(THE INPUT)
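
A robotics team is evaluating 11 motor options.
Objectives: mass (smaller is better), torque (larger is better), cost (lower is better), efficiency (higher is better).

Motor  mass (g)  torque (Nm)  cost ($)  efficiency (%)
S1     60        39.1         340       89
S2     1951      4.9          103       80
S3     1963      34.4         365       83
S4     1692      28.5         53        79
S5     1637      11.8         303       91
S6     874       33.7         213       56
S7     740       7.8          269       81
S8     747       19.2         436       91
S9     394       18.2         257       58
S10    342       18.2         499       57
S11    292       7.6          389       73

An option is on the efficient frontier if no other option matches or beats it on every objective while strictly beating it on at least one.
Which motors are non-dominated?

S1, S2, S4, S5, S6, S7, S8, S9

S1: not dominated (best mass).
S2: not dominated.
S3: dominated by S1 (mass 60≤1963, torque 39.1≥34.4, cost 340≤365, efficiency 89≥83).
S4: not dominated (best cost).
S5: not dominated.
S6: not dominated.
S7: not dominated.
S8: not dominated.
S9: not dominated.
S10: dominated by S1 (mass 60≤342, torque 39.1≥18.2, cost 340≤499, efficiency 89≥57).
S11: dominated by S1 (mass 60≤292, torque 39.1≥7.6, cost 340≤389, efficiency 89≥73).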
(End THE INPUT)
(THE INPUT)
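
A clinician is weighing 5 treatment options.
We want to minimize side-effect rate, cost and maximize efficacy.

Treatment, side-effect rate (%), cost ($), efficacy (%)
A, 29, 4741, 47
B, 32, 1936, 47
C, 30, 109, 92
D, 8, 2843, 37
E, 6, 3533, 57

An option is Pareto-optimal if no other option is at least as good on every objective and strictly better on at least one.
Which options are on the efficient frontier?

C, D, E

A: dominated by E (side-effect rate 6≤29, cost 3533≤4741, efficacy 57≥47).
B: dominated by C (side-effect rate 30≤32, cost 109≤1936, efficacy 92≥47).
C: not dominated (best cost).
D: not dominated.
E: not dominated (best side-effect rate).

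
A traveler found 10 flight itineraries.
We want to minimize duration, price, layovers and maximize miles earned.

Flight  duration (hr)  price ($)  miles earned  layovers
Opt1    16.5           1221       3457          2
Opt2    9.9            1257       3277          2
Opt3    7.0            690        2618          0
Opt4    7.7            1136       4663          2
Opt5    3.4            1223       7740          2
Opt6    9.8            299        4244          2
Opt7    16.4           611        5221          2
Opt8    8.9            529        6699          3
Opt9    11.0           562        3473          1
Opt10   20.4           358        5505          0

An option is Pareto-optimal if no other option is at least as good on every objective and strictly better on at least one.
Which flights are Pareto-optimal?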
(End THE INPUT)
(WORK TASK): Where the listing above reaches the line that contains "A robotics team", start retyping, and finish with the line that contains "An option is on"; reproduce those lines exactly and no others.

(SOLUTION):
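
A robotics team is evaluating 11 motor options.
Objectives: mass (smaller is better), torque (larger is better), cost (lower is better), efficiency (higher is better).

Motor  mass (g)  torque (Nm)  cost ($)  efficiency (%)
S1     60        39.1         340       89
S2     1951      4.9          103       80
S3     1963      34.4         365       83
S4     1692      28.5         53        79
S5     1637      11.8         303       91
S6     874       33.7         213       56
S7     740       7.8          269       81
S8     747       19.2         436       91
S9     394       18.2         257       58
S10    342       18.2         499       57
S11    292       7.6          389       73

An option is on the efficient frontier if no other option matches or beats it on every objective while strictly beating it on at least one.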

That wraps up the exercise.